EXERCISE: Beneath this instruction is a listing. Transcribe from it only the stretch from the line with "3 jars sit on" through the line with "Find P(jar B", both end lines included, exactly as written.
BEGIN EXTRACTED DATA
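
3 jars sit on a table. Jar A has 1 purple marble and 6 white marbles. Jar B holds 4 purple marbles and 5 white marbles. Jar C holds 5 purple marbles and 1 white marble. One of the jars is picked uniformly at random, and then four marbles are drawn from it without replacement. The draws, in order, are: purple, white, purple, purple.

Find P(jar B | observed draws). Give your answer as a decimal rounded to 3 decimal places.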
END EXTRACTED DATA
BEGIN EXTRACTED DATA
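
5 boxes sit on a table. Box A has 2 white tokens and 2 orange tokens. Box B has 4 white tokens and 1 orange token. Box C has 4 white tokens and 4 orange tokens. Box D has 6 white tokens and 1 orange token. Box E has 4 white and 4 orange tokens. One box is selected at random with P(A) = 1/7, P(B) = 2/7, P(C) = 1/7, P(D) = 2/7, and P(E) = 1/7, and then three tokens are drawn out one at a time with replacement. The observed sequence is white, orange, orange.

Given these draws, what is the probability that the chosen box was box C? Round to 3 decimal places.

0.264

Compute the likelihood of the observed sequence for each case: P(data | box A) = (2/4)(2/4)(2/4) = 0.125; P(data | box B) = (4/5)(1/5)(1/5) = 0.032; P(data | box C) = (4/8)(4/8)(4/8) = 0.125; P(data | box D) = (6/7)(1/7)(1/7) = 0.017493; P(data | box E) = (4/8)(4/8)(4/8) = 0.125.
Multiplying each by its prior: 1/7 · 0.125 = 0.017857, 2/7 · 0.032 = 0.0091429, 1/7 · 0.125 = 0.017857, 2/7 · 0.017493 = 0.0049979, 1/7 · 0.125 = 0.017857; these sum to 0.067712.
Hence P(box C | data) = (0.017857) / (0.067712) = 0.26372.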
END EXTRACTED DATA
ANSWER TO THE EXERCISE:
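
3 jars sit on a table. Jar A has 1 purple marble and 6 white marbles. Jar B holds 4 purple marbles and 5 white marbles. Jar C holds 5 purple marbles and 1 white marble. One of the jars is picked uniformly at random, and then four marbles are drawn from it without replacement. The draws, in order, are: purple, white, purple, purple.

Find P(jar B | observed draws). Give your answer as a decimal rounded to 3 decimal places.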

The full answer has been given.